Collected data
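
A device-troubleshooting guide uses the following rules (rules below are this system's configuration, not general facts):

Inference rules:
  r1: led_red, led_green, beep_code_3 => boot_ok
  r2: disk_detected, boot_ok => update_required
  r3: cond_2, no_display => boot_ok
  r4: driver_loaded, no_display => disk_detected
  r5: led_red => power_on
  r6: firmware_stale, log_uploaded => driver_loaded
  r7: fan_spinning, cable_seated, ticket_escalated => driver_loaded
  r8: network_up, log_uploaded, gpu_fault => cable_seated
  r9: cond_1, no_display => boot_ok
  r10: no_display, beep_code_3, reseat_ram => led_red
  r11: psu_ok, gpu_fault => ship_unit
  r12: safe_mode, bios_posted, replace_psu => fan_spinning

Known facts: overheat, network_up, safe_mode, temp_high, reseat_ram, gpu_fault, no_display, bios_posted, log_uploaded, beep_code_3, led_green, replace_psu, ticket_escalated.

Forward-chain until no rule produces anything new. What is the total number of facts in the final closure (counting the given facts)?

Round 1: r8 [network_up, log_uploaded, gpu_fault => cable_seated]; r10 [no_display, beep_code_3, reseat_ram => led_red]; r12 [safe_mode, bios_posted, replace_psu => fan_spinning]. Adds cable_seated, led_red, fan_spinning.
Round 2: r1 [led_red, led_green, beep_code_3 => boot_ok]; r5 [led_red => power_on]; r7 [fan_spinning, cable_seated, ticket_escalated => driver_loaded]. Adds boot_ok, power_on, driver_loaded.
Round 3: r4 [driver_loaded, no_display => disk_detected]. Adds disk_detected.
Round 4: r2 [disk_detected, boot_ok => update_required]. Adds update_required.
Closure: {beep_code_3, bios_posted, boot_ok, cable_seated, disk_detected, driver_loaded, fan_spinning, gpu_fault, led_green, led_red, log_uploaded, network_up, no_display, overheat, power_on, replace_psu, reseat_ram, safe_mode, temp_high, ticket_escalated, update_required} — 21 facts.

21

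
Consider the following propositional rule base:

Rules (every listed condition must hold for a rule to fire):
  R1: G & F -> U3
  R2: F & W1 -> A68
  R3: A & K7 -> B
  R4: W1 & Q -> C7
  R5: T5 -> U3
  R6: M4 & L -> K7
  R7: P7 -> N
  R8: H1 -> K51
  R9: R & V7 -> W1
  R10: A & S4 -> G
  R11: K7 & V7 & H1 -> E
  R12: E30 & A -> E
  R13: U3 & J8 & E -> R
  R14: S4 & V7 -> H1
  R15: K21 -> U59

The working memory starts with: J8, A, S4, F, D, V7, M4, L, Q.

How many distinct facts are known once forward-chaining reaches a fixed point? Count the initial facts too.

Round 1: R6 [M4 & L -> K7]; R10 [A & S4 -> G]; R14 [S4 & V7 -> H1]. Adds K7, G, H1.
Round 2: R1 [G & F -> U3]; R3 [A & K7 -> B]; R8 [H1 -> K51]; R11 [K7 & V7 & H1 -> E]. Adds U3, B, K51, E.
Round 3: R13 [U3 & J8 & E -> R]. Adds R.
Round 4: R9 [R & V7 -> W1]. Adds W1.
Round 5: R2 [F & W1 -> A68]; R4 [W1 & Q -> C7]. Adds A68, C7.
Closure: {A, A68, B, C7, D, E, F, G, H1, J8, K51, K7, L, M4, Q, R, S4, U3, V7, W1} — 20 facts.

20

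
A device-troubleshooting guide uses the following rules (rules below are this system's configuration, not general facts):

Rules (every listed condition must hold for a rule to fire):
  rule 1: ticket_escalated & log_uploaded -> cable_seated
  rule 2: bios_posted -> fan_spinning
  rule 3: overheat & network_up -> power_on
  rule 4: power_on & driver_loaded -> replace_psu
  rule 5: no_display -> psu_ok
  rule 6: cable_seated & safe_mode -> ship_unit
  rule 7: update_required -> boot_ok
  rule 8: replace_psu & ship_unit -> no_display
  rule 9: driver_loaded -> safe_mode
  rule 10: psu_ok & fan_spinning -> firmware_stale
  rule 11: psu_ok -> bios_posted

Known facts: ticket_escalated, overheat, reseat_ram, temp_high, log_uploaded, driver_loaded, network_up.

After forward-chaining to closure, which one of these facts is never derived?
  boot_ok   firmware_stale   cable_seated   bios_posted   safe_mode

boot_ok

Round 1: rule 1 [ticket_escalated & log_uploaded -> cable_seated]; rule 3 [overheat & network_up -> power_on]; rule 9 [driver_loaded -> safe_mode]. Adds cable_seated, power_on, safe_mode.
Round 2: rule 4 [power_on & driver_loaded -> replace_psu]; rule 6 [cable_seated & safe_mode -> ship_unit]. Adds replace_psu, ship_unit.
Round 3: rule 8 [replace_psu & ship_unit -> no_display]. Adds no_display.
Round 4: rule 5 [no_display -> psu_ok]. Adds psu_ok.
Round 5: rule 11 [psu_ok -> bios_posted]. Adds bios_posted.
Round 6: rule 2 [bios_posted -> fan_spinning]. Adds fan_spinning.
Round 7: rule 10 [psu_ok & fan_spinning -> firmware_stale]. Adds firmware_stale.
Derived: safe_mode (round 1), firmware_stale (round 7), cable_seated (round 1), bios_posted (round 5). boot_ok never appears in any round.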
==
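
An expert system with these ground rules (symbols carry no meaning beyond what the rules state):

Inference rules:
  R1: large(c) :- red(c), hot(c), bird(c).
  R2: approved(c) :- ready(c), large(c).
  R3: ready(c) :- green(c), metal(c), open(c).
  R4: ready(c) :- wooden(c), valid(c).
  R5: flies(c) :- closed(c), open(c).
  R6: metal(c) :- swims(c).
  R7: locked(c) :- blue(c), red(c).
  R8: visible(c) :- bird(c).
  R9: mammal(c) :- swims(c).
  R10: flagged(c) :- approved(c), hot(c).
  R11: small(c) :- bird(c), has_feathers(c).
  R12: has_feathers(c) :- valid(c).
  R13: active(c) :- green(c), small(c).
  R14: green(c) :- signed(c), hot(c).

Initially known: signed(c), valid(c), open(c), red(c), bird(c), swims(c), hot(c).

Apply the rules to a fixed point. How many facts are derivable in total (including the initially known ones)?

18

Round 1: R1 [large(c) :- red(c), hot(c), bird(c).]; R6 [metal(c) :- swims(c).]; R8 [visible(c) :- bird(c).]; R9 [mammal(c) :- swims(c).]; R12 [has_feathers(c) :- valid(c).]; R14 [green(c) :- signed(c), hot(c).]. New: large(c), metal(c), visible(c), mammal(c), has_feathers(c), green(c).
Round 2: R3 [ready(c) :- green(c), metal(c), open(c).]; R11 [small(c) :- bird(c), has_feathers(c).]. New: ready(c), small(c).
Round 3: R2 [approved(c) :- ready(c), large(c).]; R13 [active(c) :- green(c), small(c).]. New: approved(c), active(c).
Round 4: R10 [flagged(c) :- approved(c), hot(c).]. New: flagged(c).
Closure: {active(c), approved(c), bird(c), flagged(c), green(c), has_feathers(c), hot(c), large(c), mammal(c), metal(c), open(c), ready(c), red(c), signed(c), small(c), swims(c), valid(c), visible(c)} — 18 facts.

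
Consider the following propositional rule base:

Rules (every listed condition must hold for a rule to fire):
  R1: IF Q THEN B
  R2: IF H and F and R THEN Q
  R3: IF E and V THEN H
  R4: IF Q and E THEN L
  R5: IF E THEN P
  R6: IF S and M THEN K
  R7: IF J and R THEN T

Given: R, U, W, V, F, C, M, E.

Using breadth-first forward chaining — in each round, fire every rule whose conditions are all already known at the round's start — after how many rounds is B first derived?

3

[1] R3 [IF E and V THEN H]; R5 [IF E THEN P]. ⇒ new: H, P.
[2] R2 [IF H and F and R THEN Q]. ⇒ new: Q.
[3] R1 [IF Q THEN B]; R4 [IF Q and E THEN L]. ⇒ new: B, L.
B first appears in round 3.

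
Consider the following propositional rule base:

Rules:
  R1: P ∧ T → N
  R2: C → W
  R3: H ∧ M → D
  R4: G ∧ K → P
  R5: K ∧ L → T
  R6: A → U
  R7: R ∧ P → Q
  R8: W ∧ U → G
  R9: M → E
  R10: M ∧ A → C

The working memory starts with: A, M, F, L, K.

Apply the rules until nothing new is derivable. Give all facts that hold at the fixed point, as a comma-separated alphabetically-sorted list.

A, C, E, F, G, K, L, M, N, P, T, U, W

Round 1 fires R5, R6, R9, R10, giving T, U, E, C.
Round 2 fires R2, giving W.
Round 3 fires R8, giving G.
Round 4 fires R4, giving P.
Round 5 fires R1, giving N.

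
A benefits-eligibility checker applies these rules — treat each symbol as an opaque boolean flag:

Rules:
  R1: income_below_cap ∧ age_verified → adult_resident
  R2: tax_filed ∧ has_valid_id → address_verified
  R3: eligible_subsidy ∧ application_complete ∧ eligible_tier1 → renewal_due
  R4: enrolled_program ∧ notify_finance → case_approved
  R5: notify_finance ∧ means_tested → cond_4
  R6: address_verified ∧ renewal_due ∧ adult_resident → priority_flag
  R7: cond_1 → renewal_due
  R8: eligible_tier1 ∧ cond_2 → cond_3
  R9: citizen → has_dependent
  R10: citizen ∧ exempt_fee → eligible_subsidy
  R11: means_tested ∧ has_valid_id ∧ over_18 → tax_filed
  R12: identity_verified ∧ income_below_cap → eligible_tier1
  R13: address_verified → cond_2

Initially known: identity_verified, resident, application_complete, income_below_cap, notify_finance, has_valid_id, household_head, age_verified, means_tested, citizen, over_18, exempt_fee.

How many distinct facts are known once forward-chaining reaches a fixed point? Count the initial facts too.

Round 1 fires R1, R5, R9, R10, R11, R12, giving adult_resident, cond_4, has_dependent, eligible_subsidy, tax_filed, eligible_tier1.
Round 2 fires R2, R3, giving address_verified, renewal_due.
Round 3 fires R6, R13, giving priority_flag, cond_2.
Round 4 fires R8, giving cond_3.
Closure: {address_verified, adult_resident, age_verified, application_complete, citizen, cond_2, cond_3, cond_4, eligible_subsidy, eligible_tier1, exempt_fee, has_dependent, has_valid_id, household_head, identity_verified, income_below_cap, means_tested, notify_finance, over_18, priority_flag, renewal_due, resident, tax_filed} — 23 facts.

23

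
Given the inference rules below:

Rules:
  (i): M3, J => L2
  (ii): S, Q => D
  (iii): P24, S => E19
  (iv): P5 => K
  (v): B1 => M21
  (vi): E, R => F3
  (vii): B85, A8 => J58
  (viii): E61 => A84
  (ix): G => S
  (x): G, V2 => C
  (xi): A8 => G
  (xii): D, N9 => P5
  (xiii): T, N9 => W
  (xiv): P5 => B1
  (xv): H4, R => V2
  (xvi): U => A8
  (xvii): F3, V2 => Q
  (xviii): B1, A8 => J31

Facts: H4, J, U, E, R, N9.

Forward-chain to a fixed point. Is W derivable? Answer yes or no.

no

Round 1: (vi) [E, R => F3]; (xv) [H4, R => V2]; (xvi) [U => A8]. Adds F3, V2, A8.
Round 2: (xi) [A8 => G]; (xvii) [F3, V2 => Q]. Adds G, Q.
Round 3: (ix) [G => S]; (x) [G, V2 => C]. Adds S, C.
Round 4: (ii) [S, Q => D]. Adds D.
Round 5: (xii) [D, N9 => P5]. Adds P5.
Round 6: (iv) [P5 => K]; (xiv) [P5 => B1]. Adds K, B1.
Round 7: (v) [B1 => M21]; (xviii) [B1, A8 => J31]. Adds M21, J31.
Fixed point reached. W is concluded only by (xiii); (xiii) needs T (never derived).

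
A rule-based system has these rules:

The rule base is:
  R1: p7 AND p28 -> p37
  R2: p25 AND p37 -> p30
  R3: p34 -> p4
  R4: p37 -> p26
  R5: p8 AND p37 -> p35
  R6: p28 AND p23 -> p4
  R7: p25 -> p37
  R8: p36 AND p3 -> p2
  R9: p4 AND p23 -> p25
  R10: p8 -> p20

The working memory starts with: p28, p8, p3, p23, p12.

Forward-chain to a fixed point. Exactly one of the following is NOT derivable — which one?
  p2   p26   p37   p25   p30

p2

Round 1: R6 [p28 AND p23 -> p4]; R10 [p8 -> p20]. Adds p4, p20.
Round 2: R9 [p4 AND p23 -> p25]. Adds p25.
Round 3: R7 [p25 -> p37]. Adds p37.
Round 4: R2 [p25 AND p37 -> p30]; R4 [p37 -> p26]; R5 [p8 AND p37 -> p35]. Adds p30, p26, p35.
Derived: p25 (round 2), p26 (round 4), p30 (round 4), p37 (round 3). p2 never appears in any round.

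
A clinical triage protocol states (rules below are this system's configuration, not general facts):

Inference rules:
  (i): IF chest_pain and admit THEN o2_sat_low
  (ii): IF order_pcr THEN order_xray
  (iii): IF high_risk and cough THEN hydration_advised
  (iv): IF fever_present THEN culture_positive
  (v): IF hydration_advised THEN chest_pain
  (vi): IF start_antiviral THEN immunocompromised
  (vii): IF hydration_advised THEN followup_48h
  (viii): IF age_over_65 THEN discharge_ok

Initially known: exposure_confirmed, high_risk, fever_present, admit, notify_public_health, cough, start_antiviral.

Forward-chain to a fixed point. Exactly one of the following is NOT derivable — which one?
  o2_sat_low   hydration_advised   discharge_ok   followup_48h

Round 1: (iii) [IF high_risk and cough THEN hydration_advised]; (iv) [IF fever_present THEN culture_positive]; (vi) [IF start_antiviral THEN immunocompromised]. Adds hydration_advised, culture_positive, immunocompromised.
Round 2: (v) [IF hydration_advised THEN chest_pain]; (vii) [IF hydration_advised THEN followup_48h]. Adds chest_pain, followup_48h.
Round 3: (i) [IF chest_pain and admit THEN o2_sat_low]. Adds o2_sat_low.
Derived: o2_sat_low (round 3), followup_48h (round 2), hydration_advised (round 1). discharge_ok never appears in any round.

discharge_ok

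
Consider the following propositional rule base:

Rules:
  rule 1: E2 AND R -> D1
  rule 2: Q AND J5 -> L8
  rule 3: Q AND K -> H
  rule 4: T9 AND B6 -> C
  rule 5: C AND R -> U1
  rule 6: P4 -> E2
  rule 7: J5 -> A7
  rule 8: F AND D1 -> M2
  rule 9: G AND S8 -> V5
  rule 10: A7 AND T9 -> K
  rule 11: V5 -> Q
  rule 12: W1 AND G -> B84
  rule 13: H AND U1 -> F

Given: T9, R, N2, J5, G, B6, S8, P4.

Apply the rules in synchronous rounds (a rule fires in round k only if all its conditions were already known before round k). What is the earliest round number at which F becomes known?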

What is needed —
Starting at the line above that contains "R13: active(c) :- green(c), small(c).", write out each line exactly until the line that contains "Given: R, U, W, V, F, C, M, E." has been written, and stop there.

Completed exercise —
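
  R13: active(c) :- green(c), small(c).
  R14: green(c) :- signed(c), hot(c).

Initially known: signed(c), valid(c), open(c), red(c), bird(c), swims(c), hot(c).

Apply the rules to a fixed point. How many facts are derivable in total (including the initially known ones)?

18

Round 1: R1 [large(c) :- red(c), hot(c), bird(c).]; R6 [metal(c) :- swims(c).]; R8 [visible(c) :- bird(c).]; R9 [mammal(c) :- swims(c).]; R12 [has_feathers(c) :- valid(c).]; R14 [green(c) :- signed(c), hot(c).]. New: large(c), metal(c), visible(c), mammal(c), has_feathers(c), green(c).
Round 2: R3 [ready(c) :- green(c), metal(c), open(c).]; R11 [small(c) :- bird(c), has_feathers(c).]. New: ready(c), small(c).
Round 3: R2 [approved(c) :- ready(c), large(c).]; R13 [active(c) :- green(c), small(c).]. New: approved(c), active(c).
Round 4: R10 [flagged(c) :- approved(c), hot(c).]. New: flagged(c).
Closure: {active(c), approved(c), bird(c), flagged(c), green(c), has_feathers(c), hot(c), large(c), mammal(c), metal(c), open(c), ready(c), red(c), signed(c), small(c), swims(c), valid(c), visible(c)} — 18 facts.

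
Consider the following propositional rule base:

Rules (every listed condition must hold for a rule to fire):
  R1: IF Q THEN B
  R2: IF H and F and R THEN Q
  R3: IF E and V THEN H
  R4: IF Q and E THEN L
  R5: IF E THEN P
  R6: IF S and M THEN K
  R7: IF J and R THEN T

Given: R, U, W, V, F, C, M, E.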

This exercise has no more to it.